EXERCISE DIRECTIONS ::
Everything in the data below is left aside except the lines from the one containing "n = 53. (Here" through the one containing "What is the"; repeat those exactly.

WORKING DATA ::
■ ■ ■ ■ ■ ■ ■

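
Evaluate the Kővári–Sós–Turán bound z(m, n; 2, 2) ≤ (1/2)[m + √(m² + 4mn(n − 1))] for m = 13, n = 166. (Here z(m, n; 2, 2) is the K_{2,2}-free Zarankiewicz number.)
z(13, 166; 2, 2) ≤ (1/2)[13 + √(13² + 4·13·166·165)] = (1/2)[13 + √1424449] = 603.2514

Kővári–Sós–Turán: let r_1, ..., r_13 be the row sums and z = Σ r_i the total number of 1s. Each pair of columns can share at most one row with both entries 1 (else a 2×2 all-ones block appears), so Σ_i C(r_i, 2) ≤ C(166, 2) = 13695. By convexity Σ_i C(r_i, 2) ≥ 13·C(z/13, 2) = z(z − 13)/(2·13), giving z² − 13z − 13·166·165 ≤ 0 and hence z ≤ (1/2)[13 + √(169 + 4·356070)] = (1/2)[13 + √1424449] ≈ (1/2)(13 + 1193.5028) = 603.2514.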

■ ■ ■ ■ ■ ■ ■

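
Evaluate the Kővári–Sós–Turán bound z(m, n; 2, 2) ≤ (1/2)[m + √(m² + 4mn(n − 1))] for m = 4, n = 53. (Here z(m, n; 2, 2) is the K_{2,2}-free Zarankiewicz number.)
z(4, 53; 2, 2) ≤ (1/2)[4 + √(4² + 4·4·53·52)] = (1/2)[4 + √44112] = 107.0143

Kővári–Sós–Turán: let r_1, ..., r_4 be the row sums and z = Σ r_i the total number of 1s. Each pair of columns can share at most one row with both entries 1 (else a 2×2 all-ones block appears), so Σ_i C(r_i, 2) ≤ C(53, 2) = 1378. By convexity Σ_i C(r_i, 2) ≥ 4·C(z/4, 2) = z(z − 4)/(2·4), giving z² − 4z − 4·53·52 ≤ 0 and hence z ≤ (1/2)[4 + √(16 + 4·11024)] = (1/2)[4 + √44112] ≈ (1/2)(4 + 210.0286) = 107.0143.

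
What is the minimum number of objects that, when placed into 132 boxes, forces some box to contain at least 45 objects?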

■ ■ ■ ■ ■ ■ ■

WRITTEN RESPONSE ::
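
Evaluate the Kővári–Sós–Turán bound z(m, n; 2, 2) ≤ (1/2)[m + √(m² + 4mn(n − 1))] for m = 4, n = 53. (Here z(m, n; 2, 2) is the K_{2,2}-free Zarankiewicz number.)
z(4, 53; 2, 2) ≤ (1/2)[4 + √(4² + 4·4·53·52)] = (1/2)[4 + √44112] = 107.0143

Kővári–Sós–Turán: let r_1, ..., r_4 be the row sums and z = Σ r_i the total number of 1s. Each pair of columns can share at most one row with both entries 1 (else a 2×2 all-ones block appears), so Σ_i C(r_i, 2) ≤ C(53, 2) = 1378. By convexity Σ_i C(r_i, 2) ≥ 4·C(z/4, 2) = z(z − 4)/(2·4), giving z² − 4z − 4·53·52 ≤ 0 and hence z ≤ (1/2)[4 + √(16 + 4·11024)] = (1/2)[4 + √44112] ≈ (1/2)(4 + 210.0286) = 107.0143.

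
What is the minimum number of objects that, when placed into 132 boxes, forces some box to contain at least 45 objects?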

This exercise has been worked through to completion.